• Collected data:
<<<<

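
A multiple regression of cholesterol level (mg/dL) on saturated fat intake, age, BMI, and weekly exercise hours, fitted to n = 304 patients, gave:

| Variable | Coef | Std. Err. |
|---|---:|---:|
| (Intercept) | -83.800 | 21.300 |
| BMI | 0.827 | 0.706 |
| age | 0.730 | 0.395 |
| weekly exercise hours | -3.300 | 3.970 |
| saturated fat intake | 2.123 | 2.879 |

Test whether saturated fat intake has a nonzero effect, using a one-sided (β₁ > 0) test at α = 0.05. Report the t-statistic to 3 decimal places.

Read off: b = 2.123, SE = 2.879 for saturated fat intake.
H₀: β₁ = 0 vs H₁: β₁ > 0.
t = 2.123 / 2.879 = 0.737.
df = n − k − 1 = 304 − 4 − 1 = 299.
One-sided p ≈ 0.2307, which is ≥ 0.05, so fail to reject H₀.
The data do not give significant evidence that the true slope on saturated fat intake is positive, holding the other predictors fixed.

t = 0.737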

>>>>

• Exercise details: Copy over exactly the lines above from the one with "2.123 | 2.879 |" to the last, both included, and no others.

• Your response:
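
| saturated fat intake | 2.123 | 2.879 |

Test whether saturated fat intake has a nonzero effect, using a one-sided (β₁ > 0) test at α = 0.05. Report the t-statistic to 3 decimal places.

Read off: b = 2.123, SE = 2.879 for saturated fat intake.
H₀: β₁ = 0 vs H₁: β₁ > 0.
t = 2.123 / 2.879 = 0.737.
df = n − k − 1 = 304 − 4 − 1 = 299.
One-sided p ≈ 0.2307, which is ≥ 0.05, so fail to reject H₀.
The data do not give significant evidence that the true slope on saturated fat intake is positive, holding the other predictors fixed.

t = 0.737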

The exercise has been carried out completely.